* WHAT YOU SHOULD DO: Of the records that follow, copy only the lines from the line containing "A glaciological inventory records the Selen" to the line containing "A glaciological inventory records the Koren", both included, exactly as written.

Stored data entries

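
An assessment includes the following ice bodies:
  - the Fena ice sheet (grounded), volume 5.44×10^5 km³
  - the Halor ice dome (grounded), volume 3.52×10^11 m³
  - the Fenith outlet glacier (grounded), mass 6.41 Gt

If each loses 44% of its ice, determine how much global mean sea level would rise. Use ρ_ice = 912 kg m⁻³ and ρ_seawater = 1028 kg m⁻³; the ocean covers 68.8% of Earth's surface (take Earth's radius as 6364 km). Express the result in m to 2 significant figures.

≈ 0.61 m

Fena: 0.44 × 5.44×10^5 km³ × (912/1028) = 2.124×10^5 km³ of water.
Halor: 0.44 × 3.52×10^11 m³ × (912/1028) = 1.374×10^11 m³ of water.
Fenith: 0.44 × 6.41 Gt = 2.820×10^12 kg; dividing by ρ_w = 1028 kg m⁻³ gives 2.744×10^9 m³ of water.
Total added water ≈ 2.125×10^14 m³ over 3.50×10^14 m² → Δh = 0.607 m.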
...
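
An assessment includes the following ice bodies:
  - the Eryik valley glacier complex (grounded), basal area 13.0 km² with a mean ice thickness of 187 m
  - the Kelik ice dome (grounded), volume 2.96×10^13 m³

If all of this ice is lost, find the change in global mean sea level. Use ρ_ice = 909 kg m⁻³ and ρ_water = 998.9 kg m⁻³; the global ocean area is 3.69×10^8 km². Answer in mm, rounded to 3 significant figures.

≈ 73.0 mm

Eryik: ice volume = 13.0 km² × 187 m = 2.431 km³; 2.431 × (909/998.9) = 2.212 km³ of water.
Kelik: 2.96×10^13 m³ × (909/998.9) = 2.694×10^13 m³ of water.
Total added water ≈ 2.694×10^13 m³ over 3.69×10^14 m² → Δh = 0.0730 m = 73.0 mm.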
---
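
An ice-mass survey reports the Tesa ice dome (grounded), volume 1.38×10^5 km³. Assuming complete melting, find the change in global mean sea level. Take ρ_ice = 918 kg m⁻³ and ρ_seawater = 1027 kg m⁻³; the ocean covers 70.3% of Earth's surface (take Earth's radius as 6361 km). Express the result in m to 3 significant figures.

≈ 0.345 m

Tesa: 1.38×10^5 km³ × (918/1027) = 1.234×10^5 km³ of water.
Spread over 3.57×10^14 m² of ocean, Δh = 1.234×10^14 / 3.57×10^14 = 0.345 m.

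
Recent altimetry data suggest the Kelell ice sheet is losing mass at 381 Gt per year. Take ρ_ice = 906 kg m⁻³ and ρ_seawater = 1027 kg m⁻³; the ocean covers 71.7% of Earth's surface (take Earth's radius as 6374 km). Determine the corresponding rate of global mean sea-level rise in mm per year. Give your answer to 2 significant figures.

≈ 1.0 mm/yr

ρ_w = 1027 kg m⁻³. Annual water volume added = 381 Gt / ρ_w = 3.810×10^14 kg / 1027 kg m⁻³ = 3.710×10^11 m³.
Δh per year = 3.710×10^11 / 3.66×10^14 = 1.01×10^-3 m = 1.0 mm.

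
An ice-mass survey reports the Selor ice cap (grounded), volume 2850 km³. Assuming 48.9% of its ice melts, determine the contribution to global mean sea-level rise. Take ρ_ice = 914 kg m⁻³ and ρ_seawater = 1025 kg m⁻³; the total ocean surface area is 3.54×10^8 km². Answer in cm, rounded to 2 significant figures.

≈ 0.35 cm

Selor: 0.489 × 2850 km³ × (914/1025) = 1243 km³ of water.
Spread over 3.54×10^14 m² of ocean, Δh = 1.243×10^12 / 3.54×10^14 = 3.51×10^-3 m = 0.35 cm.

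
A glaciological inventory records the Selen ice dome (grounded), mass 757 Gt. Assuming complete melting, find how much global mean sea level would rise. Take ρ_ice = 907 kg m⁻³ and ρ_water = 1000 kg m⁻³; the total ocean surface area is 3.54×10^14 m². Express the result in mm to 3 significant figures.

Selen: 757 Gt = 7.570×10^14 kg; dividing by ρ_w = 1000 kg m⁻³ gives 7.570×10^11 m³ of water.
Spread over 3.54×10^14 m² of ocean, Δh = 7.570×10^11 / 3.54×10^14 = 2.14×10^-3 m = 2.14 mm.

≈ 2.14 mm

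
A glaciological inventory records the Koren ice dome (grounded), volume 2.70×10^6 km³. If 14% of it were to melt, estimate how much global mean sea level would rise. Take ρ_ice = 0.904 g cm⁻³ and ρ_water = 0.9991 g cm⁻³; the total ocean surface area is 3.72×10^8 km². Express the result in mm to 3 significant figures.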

* TASK OUTPUT:
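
A glaciological inventory records the Selen ice dome (grounded), mass 757 Gt. Assuming complete melting, find how much global mean sea level would rise. Take ρ_ice = 907 kg m⁻³ and ρ_water = 1000 kg m⁻³; the total ocean surface area is 3.54×10^14 m². Express the result in mm to 3 significant figures.

Selen: 757 Gt = 7.570×10^14 kg; dividing by ρ_w = 1000 kg m⁻³ gives 7.570×10^11 m³ of water.
Spread over 3.54×10^14 m² of ocean, Δh = 7.570×10^11 / 3.54×10^14 = 2.14×10^-3 m = 2.14 mm.

≈ 2.14 mm

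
A glaciological inventory records the Koren ice dome (grounded), volume 2.70×10^6 km³. If 14% of it were to melt, estimate how much global mean sea level would rise. Take ρ_ice = 0.904 g cm⁻³ and ρ_water = 0.9991 g cm⁻³; the total ocean surface area is 3.72×10^8 km². Express the result in mm to 3 significant figures.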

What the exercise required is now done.